**WHAT YOU SHOULD DO**
When transcribing the entries, keep each one exactly as it is.

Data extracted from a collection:
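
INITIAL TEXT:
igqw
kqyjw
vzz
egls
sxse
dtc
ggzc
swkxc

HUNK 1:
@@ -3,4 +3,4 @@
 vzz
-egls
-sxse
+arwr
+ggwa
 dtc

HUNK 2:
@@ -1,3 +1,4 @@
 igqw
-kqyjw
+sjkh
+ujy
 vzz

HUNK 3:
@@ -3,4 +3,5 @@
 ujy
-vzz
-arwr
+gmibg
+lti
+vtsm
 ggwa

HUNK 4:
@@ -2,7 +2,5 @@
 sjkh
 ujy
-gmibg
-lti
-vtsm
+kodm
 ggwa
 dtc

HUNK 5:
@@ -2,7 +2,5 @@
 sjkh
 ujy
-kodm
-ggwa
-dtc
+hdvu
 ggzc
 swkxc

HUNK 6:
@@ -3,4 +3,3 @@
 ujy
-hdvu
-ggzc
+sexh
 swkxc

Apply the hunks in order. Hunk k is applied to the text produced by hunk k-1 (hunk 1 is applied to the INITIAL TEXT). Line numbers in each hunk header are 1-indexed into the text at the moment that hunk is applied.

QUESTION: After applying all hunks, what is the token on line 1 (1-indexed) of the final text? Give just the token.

Answer: igqw

Derivation:
Hunk 1: at line 3 remove [egls,sxse] add [arwr,ggwa] -> 8 lines: igqw kqyjw vzz arwr ggwa dtc ggzc swkxc
Hunk 2: at line 1 remove [kqyjw] add [sjkh,ujy] -> 9 lines: igqw sjkh ujy vzz arwr ggwa dtc ggzc swkxc
Hunk 3: at line 3 remove [vzz,arwr] add [gmibg,lti,vtsm] -> 10 lines: igqw sjkh ujy gmibg lti vtsm ggwa dtc ggzc swkxc
Hunk 4: at line 2 remove [gmibg,lti,vtsm] add [kodm] -> 8 lines: igqw sjkh ujy kodm ggwa dtc ggzc swkxc
Hunk 5: at line 2 remove [kodm,ggwa,dtc] add [hdvu] -> 6 lines: igqw sjkh ujy hdvu ggzc swkxc
Hunk 6: at line 3 remove [hdvu,ggzc] add [sexh] -> 5 lines: igqw sjkh ujy sexh swkxc
Final line 1: igqw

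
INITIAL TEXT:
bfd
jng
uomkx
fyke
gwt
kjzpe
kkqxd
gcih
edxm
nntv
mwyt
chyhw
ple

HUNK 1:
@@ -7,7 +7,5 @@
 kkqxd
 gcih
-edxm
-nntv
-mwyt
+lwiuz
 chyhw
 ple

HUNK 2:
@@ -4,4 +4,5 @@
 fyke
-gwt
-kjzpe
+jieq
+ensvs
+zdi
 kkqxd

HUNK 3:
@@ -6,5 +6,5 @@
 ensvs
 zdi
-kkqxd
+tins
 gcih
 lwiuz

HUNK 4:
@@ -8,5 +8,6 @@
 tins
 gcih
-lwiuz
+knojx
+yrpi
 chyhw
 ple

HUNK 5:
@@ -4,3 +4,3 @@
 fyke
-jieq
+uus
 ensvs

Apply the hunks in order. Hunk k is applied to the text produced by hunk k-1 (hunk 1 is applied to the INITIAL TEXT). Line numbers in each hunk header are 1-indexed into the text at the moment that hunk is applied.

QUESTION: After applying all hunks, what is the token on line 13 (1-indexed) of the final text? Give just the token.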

**ANSWER**
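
INITIAL TEXT:
igqw
kqyjw
vzz
egls
sxse
dtc
ggzc
swkxc

HUNK 1:
@@ -3,4 +3,4 @@
 vzz
-egls
-sxse
+arwr
+ggwa
 dtc

HUNK 2:
@@ -1,3 +1,4 @@
 igqw
-kqyjw
+sjkh
+ujy
 vzz

HUNK 3:
@@ -3,4 +3,5 @@
 ujy
-vzz
-arwr
+gmibg
+lti
+vtsm
 ggwa

HUNK 4:
@@ -2,7 +2,5 @@
 sjkh
 ujy
-gmibg
-lti
-vtsm
+kodm
 ggwa
 dtc

HUNK 5:
@@ -2,7 +2,5 @@
 sjkh
 ujy
-kodm
-ggwa
-dtc
+hdvu
 ggzc
 swkxc

HUNK 6:
@@ -3,4 +3,3 @@
 ujy
-hdvu
-ggzc
+sexh
 swkxc

Apply the hunks in order. Hunk k is applied to the text produced by hunk k-1 (hunk 1 is applied to the INITIAL TEXT). Line numbers in each hunk header are 1-indexed into the text at the moment that hunk is applied.

QUESTION: After applying all hunks, what is the token on line 1 (1-indexed) of the final text? Give just the token.

Answer: igqw

Derivation:
Hunk 1: at line 3 remove [egls,sxse] add [arwr,ggwa] -> 8 lines: igqw kqyjw vzz arwr ggwa dtc ggzc swkxc
Hunk 2: at line 1 remove [kqyjw] add [sjkh,ujy] -> 9 lines: igqw sjkh ujy vzz arwr ggwa dtc ggzc swkxc
Hunk 3: at line 3 remove [vzz,arwr] add [gmibg,lti,vtsm] -> 10 lines: igqw sjkh ujy gmibg lti vtsm ggwa dtc ggzc swkxc
Hunk 4: at line 2 remove [gmibg,lti,vtsm] add [kodm] -> 8 lines: igqw sjkh ujy kodm ggwa dtc ggzc swkxc
Hunk 5: at line 2 remove [kodm,ggwa,dtc] add [hdvu] -> 6 lines: igqw sjkh ujy hdvu ggzc swkxc
Hunk 6: at line 3 remove [hdvu,ggzc] add [sexh] -> 5 lines: igqw sjkh ujy sexh swkxc
Final line 1: igqw

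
INITIAL TEXT:
bfd
jng
uomkx
fyke
gwt
kjzpe
kkqxd
gcih
edxm
nntv
mwyt
chyhw
ple

HUNK 1:
@@ -7,7 +7,5 @@
 kkqxd
 gcih
-edxm
-nntv
-mwyt
+lwiuz
 chyhw
 ple

HUNK 2:
@@ -4,4 +4,5 @@
 fyke
-gwt
-kjzpe
+jieq
+ensvs
+zdi
 kkqxd

HUNK 3:
@@ -6,5 +6,5 @@
 ensvs
 zdi
-kkqxd
+tins
 gcih
 lwiuz

HUNK 4:
@@ -8,5 +8,6 @@
 tins
 gcih
-lwiuz
+knojx
+yrpi
 chyhw
 ple

HUNK 5:
@@ -4,3 +4,3 @@
 fyke
-jieq
+uus
 ensvs

Apply the hunks in order. Hunk k is applied to the text produced by hunk k-1 (hunk 1 is applied to the INITIAL TEXT). Line numbers in each hunk header are 1-indexed into the text at the moment that hunk is applied.

QUESTION: After applying all hunks, what is the token on line 13 (1-indexed) of the final text? Give just the token.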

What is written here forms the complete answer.